Every entry must be transcribed without alteration.

◆ ◆ ◆ ◆

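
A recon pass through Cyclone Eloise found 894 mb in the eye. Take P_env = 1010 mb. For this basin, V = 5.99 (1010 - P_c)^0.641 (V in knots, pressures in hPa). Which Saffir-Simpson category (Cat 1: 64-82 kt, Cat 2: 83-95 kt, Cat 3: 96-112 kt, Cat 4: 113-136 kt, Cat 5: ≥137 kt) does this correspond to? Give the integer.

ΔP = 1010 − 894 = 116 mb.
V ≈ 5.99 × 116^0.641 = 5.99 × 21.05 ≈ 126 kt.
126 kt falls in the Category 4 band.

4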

◆ ◆ ◆ ◆

- Response to the exercise -
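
A recon pass through Cyclone Eloise found 894 mb in the eye. Take P_env = 1010 mb. For this basin, V = 5.99 (1010 - P_c)^0.641 (V in knots, pressures in hPa). Which Saffir-Simpson category (Cat 1: 64-82 kt, Cat 2: 83-95 kt, Cat 3: 96-112 kt, Cat 4: 113-136 kt, Cat 5: ≥137 kt) does this correspond to? Give the integer.

ΔP = 1010 − 894 = 116 mb.
V ≈ 5.99 × 116^0.641 = 5.99 × 21.05 ≈ 126 kt.
126 kt falls in the Category 4 band.

4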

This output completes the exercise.